(Dataset entries)
########################################

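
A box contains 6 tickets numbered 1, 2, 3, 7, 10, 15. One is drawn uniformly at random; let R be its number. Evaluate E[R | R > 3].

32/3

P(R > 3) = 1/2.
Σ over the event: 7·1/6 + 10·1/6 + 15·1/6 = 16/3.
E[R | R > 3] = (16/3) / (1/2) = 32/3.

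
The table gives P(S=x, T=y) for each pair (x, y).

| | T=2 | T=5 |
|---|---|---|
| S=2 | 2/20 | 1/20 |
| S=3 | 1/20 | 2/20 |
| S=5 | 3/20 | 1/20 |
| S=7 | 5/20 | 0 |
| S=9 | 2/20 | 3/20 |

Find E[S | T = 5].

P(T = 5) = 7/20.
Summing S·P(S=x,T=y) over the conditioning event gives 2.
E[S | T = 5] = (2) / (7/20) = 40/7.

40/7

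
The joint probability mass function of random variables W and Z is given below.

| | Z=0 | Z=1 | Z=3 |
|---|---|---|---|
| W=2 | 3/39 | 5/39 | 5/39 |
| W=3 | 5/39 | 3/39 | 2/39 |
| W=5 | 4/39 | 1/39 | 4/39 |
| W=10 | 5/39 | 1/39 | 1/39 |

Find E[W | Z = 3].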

########################################

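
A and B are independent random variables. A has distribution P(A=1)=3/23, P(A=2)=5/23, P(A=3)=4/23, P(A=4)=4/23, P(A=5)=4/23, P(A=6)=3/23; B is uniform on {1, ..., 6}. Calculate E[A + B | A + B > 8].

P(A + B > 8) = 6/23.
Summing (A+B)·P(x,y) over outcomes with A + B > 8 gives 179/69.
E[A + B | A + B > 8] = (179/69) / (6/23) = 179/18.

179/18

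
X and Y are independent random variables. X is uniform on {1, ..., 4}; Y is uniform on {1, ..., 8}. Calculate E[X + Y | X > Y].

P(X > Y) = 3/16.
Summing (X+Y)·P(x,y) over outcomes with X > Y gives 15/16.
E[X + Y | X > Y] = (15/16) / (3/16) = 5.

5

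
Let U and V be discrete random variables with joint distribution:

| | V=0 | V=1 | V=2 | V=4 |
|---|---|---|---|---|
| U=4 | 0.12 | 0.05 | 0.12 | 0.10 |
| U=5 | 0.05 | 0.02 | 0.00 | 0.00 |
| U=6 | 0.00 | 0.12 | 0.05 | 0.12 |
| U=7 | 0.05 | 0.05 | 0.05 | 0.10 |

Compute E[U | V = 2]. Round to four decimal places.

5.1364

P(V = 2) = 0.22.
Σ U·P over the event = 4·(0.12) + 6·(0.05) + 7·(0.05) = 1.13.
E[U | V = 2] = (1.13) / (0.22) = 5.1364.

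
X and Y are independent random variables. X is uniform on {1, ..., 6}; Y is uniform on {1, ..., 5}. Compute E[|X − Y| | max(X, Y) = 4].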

########################################

REQUIREMENT
Determine the count of lines in the data above with the string "joint" in them, and give that count alone.

TASK RESULT
2